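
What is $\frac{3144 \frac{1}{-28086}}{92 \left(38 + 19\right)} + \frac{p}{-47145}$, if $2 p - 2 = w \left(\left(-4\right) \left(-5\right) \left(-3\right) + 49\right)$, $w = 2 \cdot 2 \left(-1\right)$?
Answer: $- \frac{16369132}{32146556855} \approx -0.0005092$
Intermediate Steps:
$w = -4$ ($w = 4 \left(-1\right) = -4$)
$p = 23$ ($p = 1 + \frac{\left(-4\right) \left(\left(-4\right) \left(-5\right) \left(-3\right) + 49\right)}{2} = 1 + \frac{\left(-4\right) \left(20 \left(-3\right) + 49\right)}{2} = 1 + \frac{\left(-4\right) \left(-60 + 49\right)}{2} = 1 + \frac{\left(-4\right) \left(-11\right)}{2} = 1 + \frac{1}{2} \cdot 44 = 1 + 22 = 23$)
$\frac{3144 \frac{1}{-28086}}{92 \left(38 + 19\right)} + \frac{p}{-47145} = \frac{3144 \frac{1}{-28086}}{92 \left(38 + 19\right)} + \frac{23}{-47145} = \frac{3144 \left(- \frac{1}{28086}\right)}{92 \cdot 57} + 23 \left(- \frac{1}{47145}\right) = - \frac{524}{4681 \cdot 5244} - \frac{23}{47145} = \left(- \frac{524}{4681}\right) \frac{1}{5244} - \frac{23}{47145} = - \frac{131}{6136791} - \frac{23}{47145} = - \frac{16369132}{32146556855}$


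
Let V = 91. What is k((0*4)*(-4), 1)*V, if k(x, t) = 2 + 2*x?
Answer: 182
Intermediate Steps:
k((0*4)*(-4), 1)*V = (2 + 2*((0*4)*(-4)))*91 = (2 + 2*(0*(-4)))*91 = (2 + 2*0)*91 = (2 + 0)*91 = 2*91 = 182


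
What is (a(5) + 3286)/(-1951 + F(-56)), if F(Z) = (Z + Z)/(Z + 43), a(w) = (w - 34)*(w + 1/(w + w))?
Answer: -407953/252510 ≈ -1.6156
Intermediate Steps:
a(w) = (-34 + w)*(w + 1/(2*w))
F(Z) = 2*Z/(43 + Z) (F(Z) = (2*Z)/(43 + Z) = 2*Z/(43 + Z))
(a(5) + 3286)/(-1951 + F(-56)) = ((½ + 5² - 34*5 - 17/5) + 3286)/(-1951 + 2*(-56)/(43 - 56)) = ((½ + 25 - 170 - 17*⅕) + 3286)/(-1951 + 2*(-56)/(-13)) = ((½ + 25 - 170 - 17/5) + 3286)/(-1951 + 2*(-56)*(-1/13)) = (-1479/10 + 3286)/(-1951 + 112/13) = 31381/(10*(-25251/13)) = (31381/10)*(-13/25251) = -407953/252510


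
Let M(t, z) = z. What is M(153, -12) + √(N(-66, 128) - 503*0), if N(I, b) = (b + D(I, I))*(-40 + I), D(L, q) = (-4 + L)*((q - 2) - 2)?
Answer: -12 + 2*I*√133242 ≈ -12.0 + 730.05*I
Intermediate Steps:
D(L, q) = (-4 + L)*(-4 + q) (D(L, q) = (-4 + L)*((-2 + q) - 2) = (-4 + L)*(-4 + q))
N(I, b) = (-40 + I)*(16 + b + I² - 8*I) (N(I, b) = (b + (16 - 4*I - 4*I + I*I))*(-40 + I) = (b + (16 - 4*I - 4*I + I²))*(-40 + I) = (b + (16 + I² - 8*I))*(-40 + I) = (16 + b + I² - 8*I)*(-40 + I) = (-40 + I)*(16 + b + I² - 8*I))
M(153, -12) + √(N(-66, 128) - 503*0) = -12 + √((-640 + (-66)³ - 48*(-66)² - 40*128 + 336*(-66) - 66*128) - 503*0) = -12 + √((-640 - 287496 - 48*4356 - 5120 - 22176 - 8448) + 0) = -12 + √((-640 - 287496 - 209088 - 5120 - 22176 - 8448) + 0) = -12 + √(-532968 + 0) = -12 + √(-532968) = -12 + 2*I*√133242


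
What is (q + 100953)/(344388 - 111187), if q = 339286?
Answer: 440239/233201 ≈ 1.8878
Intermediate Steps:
(q + 100953)/(344388 - 111187) = (339286 + 100953)/(344388 - 111187) = 440239/233201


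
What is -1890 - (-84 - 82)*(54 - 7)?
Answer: 5912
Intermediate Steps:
-1890 - (-84 - 82)*(54 - 7) = -1890 - (-166)*47 = -1890 - 1*(-7802) = -1890 + 7802 = 5912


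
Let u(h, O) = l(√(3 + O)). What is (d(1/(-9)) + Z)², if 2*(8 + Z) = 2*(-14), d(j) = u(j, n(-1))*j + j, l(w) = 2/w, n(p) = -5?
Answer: (199 - I*√2)²/81 ≈ 488.88 - 6.9489*I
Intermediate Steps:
u(h, O) = 2/√(3 + O) (u(h, O) = 2/(√(3 + O)) = 2/√(3 + O))
d(j) = j - I*j*√2 (d(j) = (2/√(3 - 5))*j + j = (2/√(-2))*j + j = (2*(-I*√2/2))*j + j = (-I*√2)*j + j = -I*j*√2 + j = j - I*j*√2)
Z = -22 (Z = -8 + (2*(-14))/2 = -8 + (½)*(-28) = -8 - 14 = -22)
(d(1/(-9)) + Z)² = ((1 - I*√2)/(-9) - 22)² = (-(1 - I*√2)/9 - 22)² = ((-⅑ + I*√2/9) - 22)² = (-199/9 + I*√2/9)²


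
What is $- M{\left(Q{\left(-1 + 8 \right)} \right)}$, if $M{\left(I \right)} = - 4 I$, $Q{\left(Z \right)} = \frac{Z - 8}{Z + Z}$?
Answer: $- \frac{2}{7} \approx -0.28571$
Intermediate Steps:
$Q{\left(Z \right)} = \frac{-8 + Z}{2 Z}$
$- M{\left(Q{\left(-1 + 8 \right)} \right)} = - \left(-4\right) \frac{-8 + \left(-1 + 8\right)}{2 \left(-1 + 8\right)} = - \left(-4\right) \frac{-8 + 7}{2 \cdot 7} = - \left(-4\right) \frac{1}{2} \cdot \frac{1}{7} \left(-1\right) = - \frac{\left(-4\right) \left(-1\right)}{14} = \left(-1\right) \frac{2}{7} = - \frac{2}{7}$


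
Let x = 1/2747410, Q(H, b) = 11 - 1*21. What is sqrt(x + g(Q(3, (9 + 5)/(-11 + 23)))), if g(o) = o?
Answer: I*sqrt(75482614333590)/2747410 ≈ 3.1623*I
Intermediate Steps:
Q(H, b) = -10 (Q(H, b) = 11 - 21 = -10)
x = 1/2747410 ≈ 3.6398e-7
sqrt(x + g(Q(3, (9 + 5)/(-11 + 23)))) = sqrt(1/2747410 - 10) = sqrt(-27474099/2747410) = I*sqrt(75482614333590)/2747410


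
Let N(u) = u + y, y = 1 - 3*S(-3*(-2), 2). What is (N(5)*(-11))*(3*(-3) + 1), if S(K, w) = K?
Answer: -1056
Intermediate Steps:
y = -17 (y = 1 - (-9)*(-2) = 1 - 3*6 = 1 - 18 = -17)
N(u) = -17 + u (N(u) = u - 17 = -17 + u)
(N(5)*(-11))*(3*(-3) + 1) = ((-17 + 5)*(-11))*(3*(-3) + 1) = (-12*(-11))*(-9 + 1) = 132*(-8) = -1056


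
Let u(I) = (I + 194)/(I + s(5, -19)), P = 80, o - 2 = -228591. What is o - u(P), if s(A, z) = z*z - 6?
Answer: -99436489/435 ≈ -2.2859e+5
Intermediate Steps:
o = -228589 (o = 2 - 228591 = -228589)
s(A, z) = -6 + z**2 (s(A, z) = z**2 - 6 = -6 + z**2)
u(I) = (194 + I)/(355 + I) (u(I) = (I + 194)/(I + (-6 + (-19)**2)) = (194 + I)/(I + (-6 + 361)) = (194 + I)/(I + 355) = (194 + I)/(355 + I))
o - u(P) = -228589 - (194 + 80)/(355 + 80) = -228589 - 274/435 = -99436489/435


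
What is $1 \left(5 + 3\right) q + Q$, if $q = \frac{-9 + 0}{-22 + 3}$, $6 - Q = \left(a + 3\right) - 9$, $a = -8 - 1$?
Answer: $\frac{471}{19} \approx 24.789$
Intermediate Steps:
$a = -9$
$Q = 21$ ($Q = 6 - \left(\left(-9 + 3\right) - 9\right) = 6 - \left(-6 - 9\right) = 6 - -15 = 6 + 15 = 21$)
$q = \frac{9}{19}$ ($q = - \frac{9}{-19} = \left(-9\right) \left(- \frac{1}{19}\right) = \frac{9}{19} \approx 0.47368$)
$1 \left(5 + 3\right) q + Q = 1 \left(5 + 3\right) \frac{9}{19} + 21 = 1 \cdot 8 \cdot \frac{9}{19} + 21 = 8 \cdot \frac{9}{19} + 21 = \frac{72}{19} + 21 = \frac{471}{19}$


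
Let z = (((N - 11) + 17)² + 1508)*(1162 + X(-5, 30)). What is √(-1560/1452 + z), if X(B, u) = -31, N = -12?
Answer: √211297814/11 ≈ 1321.5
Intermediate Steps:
z = 1746264 (z = (((-12 - 11) + 17)² + 1508)*(1162 - 31) = ((-23 + 17)² + 1508)*1131 = ((-6)² + 1508)*1131 = (36 + 1508)*1131 = 1544*1131 = 1746264)
√(-1560/1452 + z) = √(-1560/1452 + 1746264) = √(-1560*1/1452 + 1746264) = √(-130/121 + 1746264) = √(211297814/121) = √211297814/11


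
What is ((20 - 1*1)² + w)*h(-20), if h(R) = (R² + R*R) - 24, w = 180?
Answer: 419816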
____
EXERCISE GOAL
Everything from the line with "Answer: √211297814/11 ≈ 1321.5" through the end of the listing, both ends included, needs to be transcribed exactly, with no other lines.

ANSWER SECTION
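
Answer: √211297814/11 ≈ 1321.5
Intermediate Steps:
z = 1746264 (z = (((-12 - 11) + 17)² + 1508)*(1162 - 31) = ((-23 + 17)² + 1508)*1131 = ((-6)² + 1508)*1131 = (36 + 1508)*1131 = 1544*1131 = 1746264)
√(-1560/1452 + z) = √(-1560/1452 + 1746264) = √(-1560*1/1452 + 1746264) = √(-130/121 + 1746264) = √(211297814/121) = √211297814/11


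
What is ((20 - 1*1)² + w)*h(-20), if h(R) = (R² + R*R) - 24, w = 180?
Answer: 419816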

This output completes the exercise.